##### INPUT DATA #####
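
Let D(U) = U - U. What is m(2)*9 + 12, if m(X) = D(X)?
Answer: 12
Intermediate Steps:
D(U) = 0
m(X) = 0
m(2)*9 + 12 = 0*9 + 12 = 0 + 12 = 12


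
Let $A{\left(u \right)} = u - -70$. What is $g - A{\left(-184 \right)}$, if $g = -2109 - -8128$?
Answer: $6133$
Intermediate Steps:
$A{\left(u \right)} = 70 + u$ ($A{\left(u \right)} = u + 70 = 70 + u$)
$g = 6019$ ($g = -2109 + 8128 = 6019$)
$g - A{\left(-184 \right)} = 6019 - \left(70 - 184\right) = 6019 - -114 = 6019 + 114 = 6133$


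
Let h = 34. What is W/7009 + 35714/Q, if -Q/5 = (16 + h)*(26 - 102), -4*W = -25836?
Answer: 186520213/66585500 ≈ 2.8012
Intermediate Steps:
W = 6459 (W = -¼*(-25836) = 6459)
Q = 19000 (Q = -5*(16 + 34)*(26 - 102) = -250*(-76) = -5*(-3800) = 19000)
W/7009 + 35714/Q = 6459/7009 + 35714/19000 = 6459*(1/7009) + 35714*(1/19000) = 6459/7009 + 17857/9500 = 186520213/66585500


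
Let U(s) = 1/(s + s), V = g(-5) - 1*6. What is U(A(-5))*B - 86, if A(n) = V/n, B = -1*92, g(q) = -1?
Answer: -832/7 ≈ -118.86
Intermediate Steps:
B = -92
V = -7 (V = -1 - 1*6 = -1 - 6 = -7)
A(n) = -7/n
U(s) = 1/(2*s)
U(A(-5))*B - 86 = (1/(2*((-7/(-5)))))*(-92) - 86 = (1/(2*((-7*(-⅕)))))*(-92) - 86 = (1/(2*(7/5)))*(-92) - 86 = ((½)*(5/7))*(-92) - 86 = (5/14)*(-92) - 86 = -230/7 - 86 = -832/7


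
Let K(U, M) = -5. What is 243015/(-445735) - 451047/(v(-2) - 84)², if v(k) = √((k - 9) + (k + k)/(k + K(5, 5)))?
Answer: 24*(-11827644155*I - 340221*√511)/(89147*(168*√511 + 49319*I)) ≈ -64.186 - 4.9005*I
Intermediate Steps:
v(k) = √(-9 + k + 2*k/(-5 + k)) (v(k) = √((k - 9) + (k + k)/(k - 5)) = √((-9 + k) + (2*k)/(-5 + k)) = √((-9 + k) + 2*k/(-5 + k)) = √(-9 + k + 2*k/(-5 + k)))
243015/(-445735) - 451047/(v(-2) - 84)² = 243015/(-445735) - 451047/(√((45 + (-2)² - 12*(-2))/(-5 - 2)) - 84)² = 243015*(-1/445735) - 451047/(√((45 + 4 + 24)/(-7)) - 84)² = -48603/89147 - 451047/(√(-⅐*73) - 84)² = -48603/89147 - 451047/(√(-73/7) - 84)² = -48603/89147 - 451047/(I*√511/7 - 84)² = -48603/89147 - 451047/(-84 + I*√511/7)²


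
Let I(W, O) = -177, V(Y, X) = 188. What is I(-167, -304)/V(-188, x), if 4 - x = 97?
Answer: -177/188 ≈ -0.94149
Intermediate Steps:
x = -93 (x = 4 - 1*97 = 4 - 97 = -93)
I(-167, -304)/V(-188, x) = -177/188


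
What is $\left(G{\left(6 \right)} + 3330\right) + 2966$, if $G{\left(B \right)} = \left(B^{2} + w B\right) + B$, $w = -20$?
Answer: $6218$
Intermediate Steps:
$G{\left(B \right)} = B^{2} - 19 B$ ($G{\left(B \right)} = \left(B^{2} - 20 B\right) + B = B^{2} - 19 B$)
$\left(G{\left(6 \right)} + 3330\right) + 2966 = \left(6 \left(-19 + 6\right) + 3330\right) + 2966 = \left(6 \left(-13\right) + 3330\right) + 2966 = \left(-78 + 3330\right) + 2966 = 3252 + 2966 = 6218$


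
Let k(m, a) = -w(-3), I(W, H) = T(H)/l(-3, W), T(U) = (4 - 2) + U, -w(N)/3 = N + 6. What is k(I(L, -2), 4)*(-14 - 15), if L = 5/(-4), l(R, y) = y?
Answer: -261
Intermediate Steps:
w(N) = -18 - 3*N (w(N) = -3*(N + 6) = -3*(6 + N) = -18 - 3*N)
L = -5/4 (L = 5*(-¼) = -5/4 ≈ -1.2500)
T(U) = 2 + U
I(W, H) = (2 + H)/W
k(m, a) = 9 (k(m, a) = -(-18 - 3*(-3)) = -(-18 + 9) = -1*(-9) = 9)
k(I(L, -2), 4)*(-14 - 15) = 9*(-14 - 15) = 9*(-29) = -261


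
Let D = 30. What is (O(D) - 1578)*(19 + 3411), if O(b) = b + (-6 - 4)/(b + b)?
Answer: -15930635/3 ≈ -5.3102e+6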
#####
TASK OBJECTIVE: Nothing in the records above may be left out; repeat them exactly.

COMPLETED TASK:
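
Let D(U) = U - U. What is m(2)*9 + 12, if m(X) = D(X)?
Answer: 12
Intermediate Steps:
D(U) = 0
m(X) = 0
m(2)*9 + 12 = 0*9 + 12 = 0 + 12 = 12


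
Let $A{\left(u \right)} = u - -70$. What is $g - A{\left(-184 \right)}$, if $g = -2109 - -8128$?
Answer: $6133$
Intermediate Steps:
$A{\left(u \right)} = 70 + u$ ($A{\left(u \right)} = u + 70 = 70 + u$)
$g = 6019$ ($g = -2109 + 8128 = 6019$)
$g - A{\left(-184 \right)} = 6019 - \left(70 - 184\right) = 6019 - -114 = 6019 + 114 = 6133$


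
Let h = 34. What is W/7009 + 35714/Q, if -Q/5 = (16 + h)*(26 - 102), -4*W = -25836?
Answer: 186520213/66585500 ≈ 2.8012
Intermediate Steps:
W = 6459 (W = -¼*(-25836) = 6459)
Q = 19000 (Q = -5*(16 + 34)*(26 - 102) = -250*(-76) = -5*(-3800) = 19000)
W/7009 + 35714/Q = 6459/7009 + 35714/19000 = 6459*(1/7009) + 35714*(1/19000) = 6459/7009 + 17857/9500 = 186520213/66585500


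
Let U(s) = 1/(s + s), V = g(-5) - 1*6. What is U(A(-5))*B - 86, if A(n) = V/n, B = -1*92, g(q) = -1?
Answer: -832/7 ≈ -118.86
Intermediate Steps:
B = -92
V = -7 (V = -1 - 1*6 = -1 - 6 = -7)
A(n) = -7/n
U(s) = 1/(2*s)
U(A(-5))*B - 86 = (1/(2*((-7/(-5)))))*(-92) - 86 = (1/(2*((-7*(-⅕)))))*(-92) - 86 = (1/(2*(7/5)))*(-92) - 86 = ((½)*(5/7))*(-92) - 86 = (5/14)*(-92) - 86 = -230/7 - 86 = -832/7


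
Let K(U, M) = -5. What is 243015/(-445735) - 451047/(v(-2) - 84)², if v(k) = √((k - 9) + (k + k)/(k + K(5, 5)))?
Answer: 24*(-11827644155*I - 340221*√511)/(89147*(168*√511 + 49319*I)) ≈ -64.186 - 4.9005*I
Intermediate Steps:
v(k) = √(-9 + k + 2*k/(-5 + k)) (v(k) = √((k - 9) + (k + k)/(k - 5)) = √((-9 + k) + (2*k)/(-5 + k)) = √((-9 + k) + 2*k/(-5 + k)) = √(-9 + k + 2*k/(-5 + k)))
243015/(-445735) - 451047/(v(-2) - 84)² = 243015/(-445735) - 451047/(√((45 + (-2)² - 12*(-2))/(-5 - 2)) - 84)² = 243015*(-1/445735) - 451047/(√((45 + 4 + 24)/(-7)) - 84)² = -48603/89147 - 451047/(√(-⅐*73) - 84)² = -48603/89147 - 451047/(√(-73/7) - 84)² = -48603/89147 - 451047/(I*√511/7 - 84)² = -48603/89147 - 451047/(-84 + I*√511/7)²


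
Let I(W, O) = -177, V(Y, X) = 188. What is I(-167, -304)/V(-188, x), if 4 - x = 97?
Answer: -177/188 ≈ -0.94149
Intermediate Steps:
x = -93 (x = 4 - 1*97 = 4 - 97 = -93)
I(-167, -304)/V(-188, x) = -177/188


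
What is $\left(G{\left(6 \right)} + 3330\right) + 2966$, if $G{\left(B \right)} = \left(B^{2} + w B\right) + B$, $w = -20$?
Answer: $6218$
Intermediate Steps:
$G{\left(B \right)} = B^{2} - 19 B$ ($G{\left(B \right)} = \left(B^{2} - 20 B\right) + B = B^{2} - 19 B$)
$\left(G{\left(6 \right)} + 3330\right) + 2966 = \left(6 \left(-19 + 6\right) + 3330\right) + 2966 = \left(6 \left(-13\right) + 3330\right) + 2966 = \left(-78 + 3330\right) + 2966 = 3252 + 2966 = 6218$


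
Let k(m, a) = -w(-3), I(W, H) = T(H)/l(-3, W), T(U) = (4 - 2) + U, -w(N)/3 = N + 6. What is k(I(L, -2), 4)*(-14 - 15), if L = 5/(-4), l(R, y) = y?
Answer: -261
Intermediate Steps:
w(N) = -18 - 3*N (w(N) = -3*(N + 6) = -3*(6 + N) = -18 - 3*N)
L = -5/4 (L = 5*(-¼) = -5/4 ≈ -1.2500)
T(U) = 2 + U
I(W, H) = (2 + H)/W
k(m, a) = 9 (k(m, a) = -(-18 - 3*(-3)) = -(-18 + 9) = -1*(-9) = 9)
k(I(L, -2), 4)*(-14 - 15) = 9*(-14 - 15) = 9*(-29) = -261


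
Let D = 30. What is (O(D) - 1578)*(19 + 3411), if O(b) = b + (-6 - 4)/(b + b)?
Answer: -15930635/3 ≈ -5.3102e+6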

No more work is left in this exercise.